#### Task
Some entries follow. Reproduce exactly the lines starting at the one with "Dissolved oxygen in" and stopping after the one with "D(t) = [k_d L₀/(k_a−k_d)]".

[Stored items from a collection]
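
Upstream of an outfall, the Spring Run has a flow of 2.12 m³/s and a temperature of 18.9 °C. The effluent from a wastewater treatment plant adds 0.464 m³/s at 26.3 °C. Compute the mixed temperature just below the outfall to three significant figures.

20.2 °C

Flow-weighted mixing: C = (Q_r C_r + Q_w C_w)/(Q_r + Q_w)
= (2.12×18.9 + 0.464×26.3)/(2.12 + 0.464) = 52.27/2.584 = 20.23 °C.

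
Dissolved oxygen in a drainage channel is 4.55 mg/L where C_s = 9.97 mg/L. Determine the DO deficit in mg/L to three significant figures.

D = C_s − C = 9.97 − 4.55 = 5.42 mg/L.

D ≈ 5.42 mg/L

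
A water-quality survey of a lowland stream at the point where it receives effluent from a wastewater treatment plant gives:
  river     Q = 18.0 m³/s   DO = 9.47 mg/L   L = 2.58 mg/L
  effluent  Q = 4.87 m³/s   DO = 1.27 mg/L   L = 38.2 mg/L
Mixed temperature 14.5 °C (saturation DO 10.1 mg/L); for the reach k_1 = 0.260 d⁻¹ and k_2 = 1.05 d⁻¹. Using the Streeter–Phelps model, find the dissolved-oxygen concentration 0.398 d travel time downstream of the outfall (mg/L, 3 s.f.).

DO ≈ 7.72 mg/L

Mixed DO = (18.0×9.47 + 4.87×1.27)/(18.0+4.87) = 176.6/22.87 = 7.724 mg/L.
Mixed L₀ = (18.0×2.58 + 4.87×38.2)/(22.87) = 232.5/22.87 = 10.17 mg/L.
Initial deficit D₀ = C_s − DO₀ = 10.1 − 7.724 = 2.376 mg/L.
D(0.398) = [0.260×10.17/(1.05−0.260)](e^(−0.260×0.398) − e^(−1.05×0.398)) + 2.376 e^(−1.05×0.398)
= 3.345 × (0.9017 − 0.6584) + 2.376 × 0.6584 = 2.378 mg/L.
DO = 10.1 − 2.378 = 7.722 mg/L.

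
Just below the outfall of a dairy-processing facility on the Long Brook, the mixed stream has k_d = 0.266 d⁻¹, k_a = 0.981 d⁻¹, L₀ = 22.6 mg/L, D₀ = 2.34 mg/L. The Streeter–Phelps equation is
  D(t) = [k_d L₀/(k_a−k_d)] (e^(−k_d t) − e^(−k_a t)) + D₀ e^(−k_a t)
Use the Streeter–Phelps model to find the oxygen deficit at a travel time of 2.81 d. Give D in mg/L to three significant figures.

k_d L₀/(k_a−k_d) = 0.266×22.6/(0.981−0.266) = 6.012/0.7150 = 8.408 mg/L.
e^(−k_d t) = e^(−0.266×2.810) = 0.4736; e^(−k_a t) = e^(−0.981×2.810) = 0.06351.
D = 8.408 × (0.4736 − 0.06351) + 2.34 × 0.06351 = 3.448 + 0.1486 = 3.596 mg/L.

D ≈ 3.60 mg/L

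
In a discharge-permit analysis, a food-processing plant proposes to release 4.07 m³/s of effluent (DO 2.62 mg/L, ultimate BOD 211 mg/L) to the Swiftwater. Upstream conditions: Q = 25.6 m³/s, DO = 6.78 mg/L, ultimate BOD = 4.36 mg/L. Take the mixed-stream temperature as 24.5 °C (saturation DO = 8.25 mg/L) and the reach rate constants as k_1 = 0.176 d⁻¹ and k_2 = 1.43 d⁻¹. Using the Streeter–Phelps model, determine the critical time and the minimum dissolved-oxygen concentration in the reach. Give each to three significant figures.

Mixed DO = (25.6×6.78 + 4.07×2.62)/(25.6+4.07) = 184.2/29.67 = 6.209 mg/L.
Mixed L₀ = (25.6×4.36 + 4.07×211)/(29.67) = 970.4/29.67 = 32.71 mg/L.
Initial deficit D₀ = C_s − DO₀ = 8.25 − 6.209 = 2.041 mg/L.
t_c = (1/1.254) ln[(1.43/0.176)(1 − 2.041×1.254/(0.176×32.71))] = 0.7974 × ln(4.513) = 1.202 d.
D_c = (0.176/1.43) × 32.71 × e^(−0.176×1.202) = 0.1231 × 32.71 × 0.8094 = 3.258 mg/L.
Minimum DO = 8.25 − 3.258 = 4.992 mg/L.

t_c ≈ 1.20 d; minimum DO ≈ 4.99 mg/L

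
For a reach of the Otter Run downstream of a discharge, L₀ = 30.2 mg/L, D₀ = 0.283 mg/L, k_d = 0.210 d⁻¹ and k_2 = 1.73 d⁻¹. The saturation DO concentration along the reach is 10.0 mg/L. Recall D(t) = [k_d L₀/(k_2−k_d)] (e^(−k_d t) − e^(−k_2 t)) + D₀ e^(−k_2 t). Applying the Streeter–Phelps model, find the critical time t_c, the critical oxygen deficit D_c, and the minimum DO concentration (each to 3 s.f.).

t_c ≈ 1.34 d; D_c ≈ 2.77 mg/L; min DO ≈ 7.23 mg/L

With k_2/k_d = 8.238 and 1 − D₀(k_2−k_d)/(k_d L₀) = 0.9322,
t_c = ln(8.238 × 0.9322) / (1.73 − 0.210) = ln(7.679) / 1.520 = 2.039/1.520 = 1.341 d.
D_c = (k_d/k_2) L₀ e^(−k_d t_c) = (0.210/1.73) × 30.2 × e^(−0.210×1.341) = 0.1214 × 30.2 × 0.7545 = 2.766 mg/L.
Minimum DO = C_s − D_c = 10.0 − 2.766 = 7.234 mg/L.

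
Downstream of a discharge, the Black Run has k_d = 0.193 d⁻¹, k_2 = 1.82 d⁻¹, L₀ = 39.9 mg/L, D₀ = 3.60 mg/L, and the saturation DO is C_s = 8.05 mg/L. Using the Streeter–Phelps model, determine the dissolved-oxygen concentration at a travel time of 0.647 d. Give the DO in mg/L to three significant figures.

DO ≈ 4.22 mg/L

k_d L₀/(k_2−k_d) = 0.193×39.9/(1.82−0.193) = 7.701/1.627 = 4.733 mg/L.
e^(−k_d t) = e^(−0.193×0.6470) = 0.8826; e^(−k_2 t) = e^(−1.82×0.6470) = 0.3080.
D = 4.733 × (0.8826 − 0.3080) + 3.60 × 0.3080 = 2.720 + 1.109 = 3.828 mg/L.
DO = C_s − D = 8.05 − 3.828 = 4.222 mg/L.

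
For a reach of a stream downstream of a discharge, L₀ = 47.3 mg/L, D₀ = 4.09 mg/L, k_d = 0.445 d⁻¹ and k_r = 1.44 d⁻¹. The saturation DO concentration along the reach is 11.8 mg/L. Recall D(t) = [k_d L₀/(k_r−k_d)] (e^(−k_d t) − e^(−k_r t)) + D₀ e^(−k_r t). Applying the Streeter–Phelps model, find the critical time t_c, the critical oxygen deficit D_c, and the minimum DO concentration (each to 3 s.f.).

At the critical point dD/dt = 0, so k_d L₀ e^(−k_d t) = k_r D. Substituting D(t) from the Streeter–Phelps equation and solving for t gives
t_c = ln[(k_r/k_d)(1 − D₀(k_r−k_d)/(k_d L₀))] / (k_r−k_d).
Here k_r−k_d = 0.9950 d⁻¹ and 1 − D₀(k_r−k_d)/(k_d L₀) = 1 − 4.09×0.9950/(0.445×47.3) = 0.8067, so
t_c = ln(3.236 × 0.8067) / 0.9950 = 0.9595 / 0.9950 = 0.9643 d.
L(t_c) = L₀ e^(−k_d t_c) = 47.3 × 0.6511 = 30.80 mg/L, and at the critical point k_r D_c = k_d L, so D_c = (0.445/1.44) × 30.80 = 9.517 mg/L.
Minimum DO = C_s − D_c = 11.8 − 9.517 = 2.283 mg/L.

t_c ≈ 0.964 d; D_c ≈ 9.52 mg/L; min DO ≈ 2.28 mg/L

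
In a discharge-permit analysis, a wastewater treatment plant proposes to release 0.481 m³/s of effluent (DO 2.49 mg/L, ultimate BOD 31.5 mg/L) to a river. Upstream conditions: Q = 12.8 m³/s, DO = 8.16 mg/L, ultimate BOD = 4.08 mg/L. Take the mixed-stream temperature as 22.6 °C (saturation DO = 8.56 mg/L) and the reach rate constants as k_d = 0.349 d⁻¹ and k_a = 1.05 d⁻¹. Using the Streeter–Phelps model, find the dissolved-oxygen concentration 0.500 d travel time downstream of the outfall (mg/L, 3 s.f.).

Mixed DO = (12.8×8.16 + 0.481×2.49)/(12.8+0.481) = 105.6/13.28 = 7.955 mg/L.
Mixed L₀ = (12.8×4.08 + 0.481×31.5)/(13.28) = 67.38/13.28 = 5.073 mg/L.
Initial deficit D₀ = C_s − DO₀ = 8.56 − 7.955 = 0.6054 mg/L.
D(0.500) = [0.349×5.073/(1.05−0.349)](e^(−0.349×0.500) − e^(−1.05×0.500)) + 0.6054 e^(−1.05×0.500)
= 2.526 × (0.8399 − 0.5916) + 0.6054 × 0.5916 = 0.9853 mg/L.
DO = 8.56 − 0.9853 = 7.575 mg/L.

DO ≈ 7.57 mg/L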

#### Response below
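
Dissolved oxygen in a drainage channel is 4.55 mg/L where C_s = 9.97 mg/L. Determine the DO deficit in mg/L to three significant figures.

D = C_s − C = 9.97 − 4.55 = 5.42 mg/L.

D ≈ 5.42 mg/L

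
A water-quality survey of a lowland stream at the point where it receives effluent from a wastewater treatment plant gives:
  river     Q = 18.0 m³/s   DO = 9.47 mg/L   L = 2.58 mg/L
  effluent  Q = 4.87 m³/s   DO = 1.27 mg/L   L = 38.2 mg/L
Mixed temperature 14.5 °C (saturation DO 10.1 mg/L); for the reach k_1 = 0.260 d⁻¹ and k_2 = 1.05 d⁻¹. Using the Streeter–Phelps model, find the dissolved-oxygen concentration 0.398 d travel time downstream of the outfall (mg/L, 3 s.f.).

DO ≈ 7.72 mg/L

Mixed DO = (18.0×9.47 + 4.87×1.27)/(18.0+4.87) = 176.6/22.87 = 7.724 mg/L.
Mixed L₀ = (18.0×2.58 + 4.87×38.2)/(22.87) = 232.5/22.87 = 10.17 mg/L.
Initial deficit D₀ = C_s − DO₀ = 10.1 − 7.724 = 2.376 mg/L.
D(0.398) = [0.260×10.17/(1.05−0.260)](e^(−0.260×0.398) − e^(−1.05×0.398)) + 2.376 e^(−1.05×0.398)
= 3.345 × (0.9017 − 0.6584) + 2.376 × 0.6584 = 2.378 mg/L.
DO = 10.1 − 2.378 = 7.722 mg/L.

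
Just below the outfall of a dairy-processing facility on the Long Brook, the mixed stream has k_d = 0.266 d⁻¹, k_a = 0.981 d⁻¹, L₀ = 22.6 mg/L, D₀ = 2.34 mg/L. The Streeter–Phelps equation is
  D(t) = [k_d L₀/(k_a−k_d)] (e^(−k_d t) − e^(−k_a t)) + D₀ e^(−k_a t)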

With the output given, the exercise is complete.